### PROBLEM DESCRIPTION
In the records below, find the line that contains "octahedral complex [Ru(NO2)3Br(CN)(SCN)]3-?" and the line that contains "bipyramidal complex [Cu(NCS)I(H2O)(NO2)(OH)]2-?", then retype exactly those two lines and every line between them.

### EXTRACTED MATERIAL
# # # # # # #
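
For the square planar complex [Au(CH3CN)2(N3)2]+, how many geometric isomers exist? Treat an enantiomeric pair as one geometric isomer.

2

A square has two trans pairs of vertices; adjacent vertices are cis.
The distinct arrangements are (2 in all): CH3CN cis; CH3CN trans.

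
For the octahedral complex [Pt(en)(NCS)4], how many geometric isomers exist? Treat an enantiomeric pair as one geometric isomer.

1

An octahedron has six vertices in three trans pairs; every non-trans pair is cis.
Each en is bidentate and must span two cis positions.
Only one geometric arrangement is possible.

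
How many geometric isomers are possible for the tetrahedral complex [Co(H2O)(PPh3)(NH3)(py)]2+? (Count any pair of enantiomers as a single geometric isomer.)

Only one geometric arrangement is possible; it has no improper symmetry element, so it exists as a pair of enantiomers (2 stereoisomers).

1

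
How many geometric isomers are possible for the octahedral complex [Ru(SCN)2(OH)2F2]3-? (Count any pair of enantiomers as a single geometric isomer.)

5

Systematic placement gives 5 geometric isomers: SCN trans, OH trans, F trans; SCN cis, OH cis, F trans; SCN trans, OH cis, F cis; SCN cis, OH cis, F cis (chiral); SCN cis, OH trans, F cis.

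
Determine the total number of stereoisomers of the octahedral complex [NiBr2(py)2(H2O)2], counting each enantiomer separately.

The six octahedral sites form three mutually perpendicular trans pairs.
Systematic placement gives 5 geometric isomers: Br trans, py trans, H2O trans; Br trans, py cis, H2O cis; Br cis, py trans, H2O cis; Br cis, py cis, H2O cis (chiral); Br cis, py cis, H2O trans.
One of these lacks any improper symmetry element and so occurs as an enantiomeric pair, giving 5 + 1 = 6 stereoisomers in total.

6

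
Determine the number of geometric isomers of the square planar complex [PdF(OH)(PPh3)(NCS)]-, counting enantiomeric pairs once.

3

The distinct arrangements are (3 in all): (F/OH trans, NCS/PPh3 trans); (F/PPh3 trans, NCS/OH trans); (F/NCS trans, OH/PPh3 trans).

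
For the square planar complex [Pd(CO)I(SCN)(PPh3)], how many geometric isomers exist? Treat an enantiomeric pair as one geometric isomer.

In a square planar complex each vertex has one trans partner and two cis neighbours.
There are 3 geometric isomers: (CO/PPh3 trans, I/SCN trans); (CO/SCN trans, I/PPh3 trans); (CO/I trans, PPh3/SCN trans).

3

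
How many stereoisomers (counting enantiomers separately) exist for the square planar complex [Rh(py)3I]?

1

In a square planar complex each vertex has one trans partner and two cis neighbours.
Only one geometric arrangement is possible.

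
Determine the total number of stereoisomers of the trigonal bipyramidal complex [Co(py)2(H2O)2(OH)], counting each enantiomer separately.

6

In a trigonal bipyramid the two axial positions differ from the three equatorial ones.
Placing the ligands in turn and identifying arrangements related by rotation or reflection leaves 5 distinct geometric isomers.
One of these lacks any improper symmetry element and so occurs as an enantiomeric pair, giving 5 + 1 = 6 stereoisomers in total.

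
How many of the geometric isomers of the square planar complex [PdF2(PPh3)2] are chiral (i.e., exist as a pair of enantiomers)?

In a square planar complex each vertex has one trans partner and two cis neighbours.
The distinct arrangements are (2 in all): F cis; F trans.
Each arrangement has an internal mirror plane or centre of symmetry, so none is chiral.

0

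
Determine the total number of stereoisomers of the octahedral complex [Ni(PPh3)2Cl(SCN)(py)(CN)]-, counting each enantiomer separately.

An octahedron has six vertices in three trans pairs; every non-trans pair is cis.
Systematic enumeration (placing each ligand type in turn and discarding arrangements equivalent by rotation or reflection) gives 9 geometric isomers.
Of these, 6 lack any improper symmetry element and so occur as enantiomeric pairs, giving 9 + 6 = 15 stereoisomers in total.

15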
# # # # # # #
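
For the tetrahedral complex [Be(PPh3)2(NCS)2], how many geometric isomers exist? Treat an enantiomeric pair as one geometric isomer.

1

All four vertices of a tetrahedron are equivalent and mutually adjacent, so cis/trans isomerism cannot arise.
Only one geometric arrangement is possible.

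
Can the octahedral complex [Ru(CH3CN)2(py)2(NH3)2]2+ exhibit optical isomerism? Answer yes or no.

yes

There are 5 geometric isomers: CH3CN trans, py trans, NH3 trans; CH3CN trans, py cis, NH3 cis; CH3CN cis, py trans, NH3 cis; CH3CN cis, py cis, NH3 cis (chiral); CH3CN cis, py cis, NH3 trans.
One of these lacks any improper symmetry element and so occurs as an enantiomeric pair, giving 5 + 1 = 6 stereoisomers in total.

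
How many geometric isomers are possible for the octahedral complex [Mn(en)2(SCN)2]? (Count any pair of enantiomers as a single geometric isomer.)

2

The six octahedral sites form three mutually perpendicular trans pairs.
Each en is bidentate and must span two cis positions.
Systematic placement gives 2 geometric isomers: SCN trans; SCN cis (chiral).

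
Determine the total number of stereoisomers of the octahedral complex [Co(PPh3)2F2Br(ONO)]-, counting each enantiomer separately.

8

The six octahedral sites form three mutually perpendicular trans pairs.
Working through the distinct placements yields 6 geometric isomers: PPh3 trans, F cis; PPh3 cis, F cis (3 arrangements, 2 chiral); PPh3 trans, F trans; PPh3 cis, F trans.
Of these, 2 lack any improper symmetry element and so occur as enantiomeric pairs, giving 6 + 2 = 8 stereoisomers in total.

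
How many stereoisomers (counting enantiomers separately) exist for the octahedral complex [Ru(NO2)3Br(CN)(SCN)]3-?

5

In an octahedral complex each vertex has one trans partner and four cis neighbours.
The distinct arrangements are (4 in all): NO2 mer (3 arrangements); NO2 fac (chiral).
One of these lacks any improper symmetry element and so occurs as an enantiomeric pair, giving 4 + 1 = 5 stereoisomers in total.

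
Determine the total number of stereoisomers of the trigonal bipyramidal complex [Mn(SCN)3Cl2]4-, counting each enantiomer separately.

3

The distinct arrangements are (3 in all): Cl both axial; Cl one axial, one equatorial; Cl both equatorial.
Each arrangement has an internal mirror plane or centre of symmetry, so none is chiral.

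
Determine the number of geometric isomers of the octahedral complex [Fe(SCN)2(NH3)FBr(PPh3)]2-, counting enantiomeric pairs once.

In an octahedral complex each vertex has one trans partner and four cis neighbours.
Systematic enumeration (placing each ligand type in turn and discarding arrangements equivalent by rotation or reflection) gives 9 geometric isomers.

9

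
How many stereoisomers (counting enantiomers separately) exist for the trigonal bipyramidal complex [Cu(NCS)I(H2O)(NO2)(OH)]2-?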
# # # # # # #
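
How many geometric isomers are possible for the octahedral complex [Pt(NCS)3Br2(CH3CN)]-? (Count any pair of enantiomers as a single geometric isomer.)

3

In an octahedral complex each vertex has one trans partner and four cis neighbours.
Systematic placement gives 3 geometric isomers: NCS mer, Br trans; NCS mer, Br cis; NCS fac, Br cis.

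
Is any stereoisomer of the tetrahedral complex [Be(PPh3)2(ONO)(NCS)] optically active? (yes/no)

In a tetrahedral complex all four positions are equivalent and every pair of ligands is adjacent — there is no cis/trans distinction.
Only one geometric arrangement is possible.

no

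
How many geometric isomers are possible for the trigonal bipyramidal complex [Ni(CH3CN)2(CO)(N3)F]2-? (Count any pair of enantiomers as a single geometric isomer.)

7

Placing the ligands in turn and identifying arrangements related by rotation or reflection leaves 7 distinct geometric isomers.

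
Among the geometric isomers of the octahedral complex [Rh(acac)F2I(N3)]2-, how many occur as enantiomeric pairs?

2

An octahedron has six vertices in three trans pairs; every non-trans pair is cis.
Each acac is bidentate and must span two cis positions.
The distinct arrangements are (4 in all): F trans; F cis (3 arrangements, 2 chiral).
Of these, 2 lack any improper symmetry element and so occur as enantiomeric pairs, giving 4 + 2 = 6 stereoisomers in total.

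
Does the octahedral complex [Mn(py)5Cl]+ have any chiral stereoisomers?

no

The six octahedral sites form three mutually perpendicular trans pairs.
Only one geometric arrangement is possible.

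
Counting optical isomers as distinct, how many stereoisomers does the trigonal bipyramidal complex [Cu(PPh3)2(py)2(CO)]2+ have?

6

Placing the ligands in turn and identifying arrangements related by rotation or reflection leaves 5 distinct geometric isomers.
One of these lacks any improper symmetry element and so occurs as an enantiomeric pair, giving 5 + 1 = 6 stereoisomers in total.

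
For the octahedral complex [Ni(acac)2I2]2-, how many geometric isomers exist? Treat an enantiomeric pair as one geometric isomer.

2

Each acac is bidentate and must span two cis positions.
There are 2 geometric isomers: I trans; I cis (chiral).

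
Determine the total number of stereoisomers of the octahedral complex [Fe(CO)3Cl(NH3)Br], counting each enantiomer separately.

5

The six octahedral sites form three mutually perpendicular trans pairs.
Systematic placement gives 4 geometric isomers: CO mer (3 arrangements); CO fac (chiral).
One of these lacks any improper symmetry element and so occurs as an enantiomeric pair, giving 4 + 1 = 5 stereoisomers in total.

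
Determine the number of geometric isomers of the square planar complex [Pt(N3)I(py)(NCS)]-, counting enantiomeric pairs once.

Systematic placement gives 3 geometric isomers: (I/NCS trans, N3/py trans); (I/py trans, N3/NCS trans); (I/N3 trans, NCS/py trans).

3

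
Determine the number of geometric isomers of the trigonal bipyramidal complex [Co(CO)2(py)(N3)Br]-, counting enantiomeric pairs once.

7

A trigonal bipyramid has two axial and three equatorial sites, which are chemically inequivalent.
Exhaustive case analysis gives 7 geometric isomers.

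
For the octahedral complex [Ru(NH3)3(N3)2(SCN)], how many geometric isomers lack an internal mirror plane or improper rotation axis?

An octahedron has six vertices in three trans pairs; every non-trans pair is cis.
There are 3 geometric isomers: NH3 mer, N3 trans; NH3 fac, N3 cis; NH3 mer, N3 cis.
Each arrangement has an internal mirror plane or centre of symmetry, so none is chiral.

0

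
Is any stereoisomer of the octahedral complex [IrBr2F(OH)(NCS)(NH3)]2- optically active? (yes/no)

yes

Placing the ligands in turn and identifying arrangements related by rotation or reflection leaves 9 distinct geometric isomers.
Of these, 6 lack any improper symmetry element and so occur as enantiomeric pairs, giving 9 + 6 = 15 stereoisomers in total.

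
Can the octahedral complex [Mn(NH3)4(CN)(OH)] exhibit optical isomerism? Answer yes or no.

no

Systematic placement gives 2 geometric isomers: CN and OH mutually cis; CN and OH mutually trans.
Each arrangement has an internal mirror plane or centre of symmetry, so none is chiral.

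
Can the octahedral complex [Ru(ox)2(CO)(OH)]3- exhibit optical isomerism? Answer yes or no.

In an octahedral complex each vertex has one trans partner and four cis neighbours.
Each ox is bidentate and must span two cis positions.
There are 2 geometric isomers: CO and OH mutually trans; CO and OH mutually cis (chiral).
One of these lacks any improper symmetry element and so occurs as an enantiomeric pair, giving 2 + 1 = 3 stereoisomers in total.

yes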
# # # # # # #
### TASK SOLUTION
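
How many stereoisomers (counting enantiomers separately) exist for the octahedral complex [Ru(NO2)3Br(CN)(SCN)]3-?

5

In an octahedral complex each vertex has one trans partner and four cis neighbours.
The distinct arrangements are (4 in all): NO2 mer (3 arrangements); NO2 fac (chiral).
One of these lacks any improper symmetry element and so occurs as an enantiomeric pair, giving 4 + 1 = 5 stereoisomers in total.

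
Determine the total number of stereoisomers of the trigonal bipyramidal complex [Mn(SCN)3Cl2]4-, counting each enantiomer separately.

3

The distinct arrangements are (3 in all): Cl both axial; Cl one axial, one equatorial; Cl both equatorial.
Each arrangement has an internal mirror plane or centre of symmetry, so none is chiral.

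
Determine the number of geometric isomers of the octahedral complex [Fe(SCN)2(NH3)FBr(PPh3)]2-, counting enantiomeric pairs once.

In an octahedral complex each vertex has one trans partner and four cis neighbours.
Systematic enumeration (placing each ligand type in turn and discarding arrangements equivalent by rotation or reflection) gives 9 geometric isomers.

9

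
How many stereoisomers (counting enantiomers separately) exist for the trigonal bipyramidal complex [Cu(NCS)I(H2O)(NO2)(OH)]2-?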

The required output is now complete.